WORK INSTRUCTION: Search the entries below for the line containing "Working in Q[x_1,x_2]"; from there to the end, return every line exactly and add nothing.

[Opening PROVIDED DATA section]

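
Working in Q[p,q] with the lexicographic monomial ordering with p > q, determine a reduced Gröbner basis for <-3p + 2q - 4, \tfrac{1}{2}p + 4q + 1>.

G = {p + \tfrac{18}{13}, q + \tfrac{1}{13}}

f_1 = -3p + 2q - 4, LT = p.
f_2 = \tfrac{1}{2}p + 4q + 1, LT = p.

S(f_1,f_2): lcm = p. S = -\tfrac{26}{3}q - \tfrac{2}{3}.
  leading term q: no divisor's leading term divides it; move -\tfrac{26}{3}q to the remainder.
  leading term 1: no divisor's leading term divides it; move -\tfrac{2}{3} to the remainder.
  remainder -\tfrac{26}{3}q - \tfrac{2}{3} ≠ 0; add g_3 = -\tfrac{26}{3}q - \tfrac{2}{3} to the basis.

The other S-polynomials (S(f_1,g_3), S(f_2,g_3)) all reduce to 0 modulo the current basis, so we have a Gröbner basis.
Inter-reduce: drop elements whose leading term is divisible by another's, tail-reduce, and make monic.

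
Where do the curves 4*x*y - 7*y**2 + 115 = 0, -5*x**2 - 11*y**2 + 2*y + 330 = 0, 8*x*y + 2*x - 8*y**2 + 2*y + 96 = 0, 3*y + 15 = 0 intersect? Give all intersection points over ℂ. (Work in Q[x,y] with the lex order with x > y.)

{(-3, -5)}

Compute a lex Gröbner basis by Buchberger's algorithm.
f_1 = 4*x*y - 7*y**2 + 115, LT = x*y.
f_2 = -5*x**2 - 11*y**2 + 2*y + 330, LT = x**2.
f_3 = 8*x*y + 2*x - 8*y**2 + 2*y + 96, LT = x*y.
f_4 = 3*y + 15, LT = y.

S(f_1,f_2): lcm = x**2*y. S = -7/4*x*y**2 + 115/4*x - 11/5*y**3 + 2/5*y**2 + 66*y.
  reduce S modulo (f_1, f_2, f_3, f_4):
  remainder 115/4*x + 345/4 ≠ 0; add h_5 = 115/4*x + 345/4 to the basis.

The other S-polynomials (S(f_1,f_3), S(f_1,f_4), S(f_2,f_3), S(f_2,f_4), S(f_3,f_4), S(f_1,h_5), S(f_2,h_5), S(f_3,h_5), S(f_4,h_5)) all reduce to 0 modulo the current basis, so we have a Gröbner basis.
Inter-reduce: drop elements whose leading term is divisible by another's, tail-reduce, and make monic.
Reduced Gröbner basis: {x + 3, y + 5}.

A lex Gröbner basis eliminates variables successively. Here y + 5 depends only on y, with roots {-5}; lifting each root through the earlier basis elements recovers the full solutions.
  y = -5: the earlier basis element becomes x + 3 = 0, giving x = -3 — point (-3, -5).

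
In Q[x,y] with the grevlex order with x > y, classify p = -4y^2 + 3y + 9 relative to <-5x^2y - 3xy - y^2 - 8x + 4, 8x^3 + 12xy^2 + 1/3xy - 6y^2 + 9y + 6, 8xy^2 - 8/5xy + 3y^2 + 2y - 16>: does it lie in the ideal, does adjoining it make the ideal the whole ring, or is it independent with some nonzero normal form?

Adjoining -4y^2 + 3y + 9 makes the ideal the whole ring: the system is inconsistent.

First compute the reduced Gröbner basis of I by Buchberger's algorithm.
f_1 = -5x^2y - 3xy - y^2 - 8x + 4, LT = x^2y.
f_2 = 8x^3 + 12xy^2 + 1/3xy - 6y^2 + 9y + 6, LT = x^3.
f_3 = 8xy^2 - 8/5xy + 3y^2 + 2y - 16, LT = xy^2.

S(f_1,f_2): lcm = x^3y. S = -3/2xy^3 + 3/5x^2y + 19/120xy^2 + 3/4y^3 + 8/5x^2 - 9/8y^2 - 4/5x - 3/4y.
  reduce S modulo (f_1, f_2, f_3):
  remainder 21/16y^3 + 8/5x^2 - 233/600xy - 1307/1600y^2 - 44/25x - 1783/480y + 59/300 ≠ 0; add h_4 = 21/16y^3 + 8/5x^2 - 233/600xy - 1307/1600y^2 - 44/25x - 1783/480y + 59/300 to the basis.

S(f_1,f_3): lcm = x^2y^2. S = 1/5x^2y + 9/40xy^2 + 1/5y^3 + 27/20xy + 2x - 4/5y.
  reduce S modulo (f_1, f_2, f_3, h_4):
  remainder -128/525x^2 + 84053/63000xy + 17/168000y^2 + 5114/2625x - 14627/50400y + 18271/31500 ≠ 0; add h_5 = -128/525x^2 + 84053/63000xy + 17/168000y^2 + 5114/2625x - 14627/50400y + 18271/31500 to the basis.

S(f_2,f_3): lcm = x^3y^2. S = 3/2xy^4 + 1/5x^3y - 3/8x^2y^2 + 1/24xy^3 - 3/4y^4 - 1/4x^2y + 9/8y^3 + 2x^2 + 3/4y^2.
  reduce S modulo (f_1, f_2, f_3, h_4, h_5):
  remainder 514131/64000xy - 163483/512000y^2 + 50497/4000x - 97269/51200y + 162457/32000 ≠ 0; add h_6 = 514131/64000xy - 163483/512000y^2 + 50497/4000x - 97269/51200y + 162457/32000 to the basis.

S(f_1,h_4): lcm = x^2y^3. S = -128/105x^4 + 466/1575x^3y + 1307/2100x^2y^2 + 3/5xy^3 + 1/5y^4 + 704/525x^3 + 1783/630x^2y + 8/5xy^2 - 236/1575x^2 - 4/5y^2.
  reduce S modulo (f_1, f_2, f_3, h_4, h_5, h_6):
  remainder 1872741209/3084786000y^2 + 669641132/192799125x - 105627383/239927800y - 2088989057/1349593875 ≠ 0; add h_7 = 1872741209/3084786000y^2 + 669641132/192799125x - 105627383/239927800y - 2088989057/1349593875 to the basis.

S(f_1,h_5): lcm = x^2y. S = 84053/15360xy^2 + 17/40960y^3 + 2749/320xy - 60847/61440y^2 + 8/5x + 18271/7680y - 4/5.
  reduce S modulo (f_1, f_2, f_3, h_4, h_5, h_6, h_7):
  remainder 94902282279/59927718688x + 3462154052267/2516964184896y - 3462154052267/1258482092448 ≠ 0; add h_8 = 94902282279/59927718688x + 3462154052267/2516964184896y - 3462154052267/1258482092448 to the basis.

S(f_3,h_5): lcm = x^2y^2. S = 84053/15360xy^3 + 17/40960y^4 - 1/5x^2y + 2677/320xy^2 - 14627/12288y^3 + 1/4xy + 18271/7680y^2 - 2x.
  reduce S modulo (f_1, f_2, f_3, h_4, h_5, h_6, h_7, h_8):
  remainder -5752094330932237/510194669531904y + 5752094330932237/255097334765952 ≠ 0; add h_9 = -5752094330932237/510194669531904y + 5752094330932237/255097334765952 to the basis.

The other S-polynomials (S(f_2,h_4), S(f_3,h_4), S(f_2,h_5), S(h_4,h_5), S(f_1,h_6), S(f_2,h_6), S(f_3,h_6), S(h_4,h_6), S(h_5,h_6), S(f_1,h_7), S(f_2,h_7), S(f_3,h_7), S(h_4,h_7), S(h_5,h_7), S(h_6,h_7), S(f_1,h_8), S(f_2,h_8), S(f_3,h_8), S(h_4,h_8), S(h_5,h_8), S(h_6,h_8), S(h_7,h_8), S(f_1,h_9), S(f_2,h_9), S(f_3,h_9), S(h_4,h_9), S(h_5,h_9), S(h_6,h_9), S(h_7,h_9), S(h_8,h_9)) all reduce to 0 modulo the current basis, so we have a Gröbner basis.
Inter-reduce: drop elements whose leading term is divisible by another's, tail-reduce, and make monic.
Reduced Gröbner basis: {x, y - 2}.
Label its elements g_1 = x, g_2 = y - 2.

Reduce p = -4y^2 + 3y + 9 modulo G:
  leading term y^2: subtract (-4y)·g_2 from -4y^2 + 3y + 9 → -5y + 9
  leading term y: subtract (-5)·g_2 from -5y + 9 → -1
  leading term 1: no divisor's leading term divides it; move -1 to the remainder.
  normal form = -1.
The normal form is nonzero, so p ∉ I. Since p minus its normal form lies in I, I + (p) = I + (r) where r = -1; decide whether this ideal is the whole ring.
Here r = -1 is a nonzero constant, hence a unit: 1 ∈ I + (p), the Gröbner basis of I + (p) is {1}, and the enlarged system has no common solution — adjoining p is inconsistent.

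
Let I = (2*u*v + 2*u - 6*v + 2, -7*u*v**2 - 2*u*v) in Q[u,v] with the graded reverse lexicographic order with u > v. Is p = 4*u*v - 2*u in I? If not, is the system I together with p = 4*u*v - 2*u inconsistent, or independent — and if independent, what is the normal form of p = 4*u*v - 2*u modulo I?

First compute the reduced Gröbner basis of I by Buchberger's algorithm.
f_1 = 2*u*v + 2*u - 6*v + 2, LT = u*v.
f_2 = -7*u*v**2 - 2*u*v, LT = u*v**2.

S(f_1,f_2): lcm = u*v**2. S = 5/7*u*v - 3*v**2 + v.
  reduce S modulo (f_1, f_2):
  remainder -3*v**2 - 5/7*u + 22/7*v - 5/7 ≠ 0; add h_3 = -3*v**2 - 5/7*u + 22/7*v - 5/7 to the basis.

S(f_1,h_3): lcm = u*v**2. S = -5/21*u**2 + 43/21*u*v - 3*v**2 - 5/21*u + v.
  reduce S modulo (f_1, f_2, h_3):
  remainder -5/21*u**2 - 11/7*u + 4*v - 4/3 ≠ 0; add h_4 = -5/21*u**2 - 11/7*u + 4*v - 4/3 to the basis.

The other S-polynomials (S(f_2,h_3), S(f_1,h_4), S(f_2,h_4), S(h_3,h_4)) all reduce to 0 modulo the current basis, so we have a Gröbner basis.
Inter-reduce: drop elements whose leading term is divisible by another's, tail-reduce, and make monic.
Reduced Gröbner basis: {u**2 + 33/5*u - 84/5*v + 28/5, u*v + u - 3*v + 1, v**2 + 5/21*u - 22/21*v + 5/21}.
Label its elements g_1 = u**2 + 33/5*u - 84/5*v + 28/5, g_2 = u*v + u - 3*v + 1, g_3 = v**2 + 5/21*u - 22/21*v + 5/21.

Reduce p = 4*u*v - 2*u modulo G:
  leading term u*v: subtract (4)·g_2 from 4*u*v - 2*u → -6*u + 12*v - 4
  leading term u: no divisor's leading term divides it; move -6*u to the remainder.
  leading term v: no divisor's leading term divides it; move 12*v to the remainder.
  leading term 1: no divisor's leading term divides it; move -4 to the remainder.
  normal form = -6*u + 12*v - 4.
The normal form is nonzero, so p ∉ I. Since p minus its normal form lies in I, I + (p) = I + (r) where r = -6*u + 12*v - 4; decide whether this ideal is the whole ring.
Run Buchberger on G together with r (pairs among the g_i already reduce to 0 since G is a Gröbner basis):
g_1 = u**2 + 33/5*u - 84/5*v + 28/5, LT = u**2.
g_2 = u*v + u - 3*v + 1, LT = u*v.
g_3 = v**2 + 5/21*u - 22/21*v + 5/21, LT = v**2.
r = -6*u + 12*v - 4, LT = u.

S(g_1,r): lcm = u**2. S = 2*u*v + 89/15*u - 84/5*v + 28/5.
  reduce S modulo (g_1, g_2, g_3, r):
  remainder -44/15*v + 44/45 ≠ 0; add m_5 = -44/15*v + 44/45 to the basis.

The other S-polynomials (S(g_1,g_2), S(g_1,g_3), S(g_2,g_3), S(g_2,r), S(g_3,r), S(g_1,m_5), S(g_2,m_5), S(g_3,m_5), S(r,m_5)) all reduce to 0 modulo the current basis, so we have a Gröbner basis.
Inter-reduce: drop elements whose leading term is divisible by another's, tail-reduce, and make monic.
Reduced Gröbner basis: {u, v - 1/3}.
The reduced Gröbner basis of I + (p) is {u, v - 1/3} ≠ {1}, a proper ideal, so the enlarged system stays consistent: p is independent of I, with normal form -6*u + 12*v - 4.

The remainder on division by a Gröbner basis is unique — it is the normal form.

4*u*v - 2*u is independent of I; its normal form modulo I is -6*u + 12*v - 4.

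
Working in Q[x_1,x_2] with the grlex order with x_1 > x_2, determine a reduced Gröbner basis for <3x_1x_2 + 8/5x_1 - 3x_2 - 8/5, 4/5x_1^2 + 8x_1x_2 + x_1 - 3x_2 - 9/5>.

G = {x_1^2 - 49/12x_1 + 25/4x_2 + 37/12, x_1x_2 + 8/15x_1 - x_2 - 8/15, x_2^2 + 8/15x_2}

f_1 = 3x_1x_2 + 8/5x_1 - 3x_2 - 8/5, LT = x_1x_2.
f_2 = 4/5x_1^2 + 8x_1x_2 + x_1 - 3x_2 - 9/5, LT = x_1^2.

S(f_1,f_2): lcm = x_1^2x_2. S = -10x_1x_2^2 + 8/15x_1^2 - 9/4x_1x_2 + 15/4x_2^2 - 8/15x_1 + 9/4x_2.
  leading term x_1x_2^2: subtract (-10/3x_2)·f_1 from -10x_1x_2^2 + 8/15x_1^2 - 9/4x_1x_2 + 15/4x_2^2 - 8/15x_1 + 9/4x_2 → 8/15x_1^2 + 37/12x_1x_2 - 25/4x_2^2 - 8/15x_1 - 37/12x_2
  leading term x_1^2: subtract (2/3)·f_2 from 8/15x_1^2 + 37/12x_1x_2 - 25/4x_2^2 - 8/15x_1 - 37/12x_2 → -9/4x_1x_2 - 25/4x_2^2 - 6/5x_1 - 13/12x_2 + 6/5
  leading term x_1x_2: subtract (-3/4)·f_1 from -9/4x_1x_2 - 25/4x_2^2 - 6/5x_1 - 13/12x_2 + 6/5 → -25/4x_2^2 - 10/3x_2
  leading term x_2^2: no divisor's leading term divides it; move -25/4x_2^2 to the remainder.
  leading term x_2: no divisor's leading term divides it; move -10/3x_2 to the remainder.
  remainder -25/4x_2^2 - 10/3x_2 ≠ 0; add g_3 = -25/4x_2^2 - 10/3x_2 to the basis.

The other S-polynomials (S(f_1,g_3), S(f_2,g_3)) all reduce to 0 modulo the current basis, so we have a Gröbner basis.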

[Closing PROVIDED DATA section]

ANSWER BOX:
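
Working in Q[x_1,x_2] with the grlex order with x_1 > x_2, determine a reduced Gröbner basis for <3x_1x_2 + 8/5x_1 - 3x_2 - 8/5, 4/5x_1^2 + 8x_1x_2 + x_1 - 3x_2 - 9/5>.

G = {x_1^2 - 49/12x_1 + 25/4x_2 + 37/12, x_1x_2 + 8/15x_1 - x_2 - 8/15, x_2^2 + 8/15x_2}

f_1 = 3x_1x_2 + 8/5x_1 - 3x_2 - 8/5, LT = x_1x_2.
f_2 = 4/5x_1^2 + 8x_1x_2 + x_1 - 3x_2 - 9/5, LT = x_1^2.

S(f_1,f_2): lcm = x_1^2x_2. S = -10x_1x_2^2 + 8/15x_1^2 - 9/4x_1x_2 + 15/4x_2^2 - 8/15x_1 + 9/4x_2.
  leading term x_1x_2^2: subtract (-10/3x_2)·f_1 from -10x_1x_2^2 + 8/15x_1^2 - 9/4x_1x_2 + 15/4x_2^2 - 8/15x_1 + 9/4x_2 → 8/15x_1^2 + 37/12x_1x_2 - 25/4x_2^2 - 8/15x_1 - 37/12x_2
  leading term x_1^2: subtract (2/3)·f_2 from 8/15x_1^2 + 37/12x_1x_2 - 25/4x_2^2 - 8/15x_1 - 37/12x_2 → -9/4x_1x_2 - 25/4x_2^2 - 6/5x_1 - 13/12x_2 + 6/5
  leading term x_1x_2: subtract (-3/4)·f_1 from -9/4x_1x_2 - 25/4x_2^2 - 6/5x_1 - 13/12x_2 + 6/5 → -25/4x_2^2 - 10/3x_2
  leading term x_2^2: no divisor's leading term divides it; move -25/4x_2^2 to the remainder.
  leading term x_2: no divisor's leading term divides it; move -10/3x_2 to the remainder.
  remainder -25/4x_2^2 - 10/3x_2 ≠ 0; add g_3 = -25/4x_2^2 - 10/3x_2 to the basis.

The other S-polynomials (S(f_1,g_3), S(f_2,g_3)) all reduce to 0 modulo the current basis, so we have a Gröbner basis.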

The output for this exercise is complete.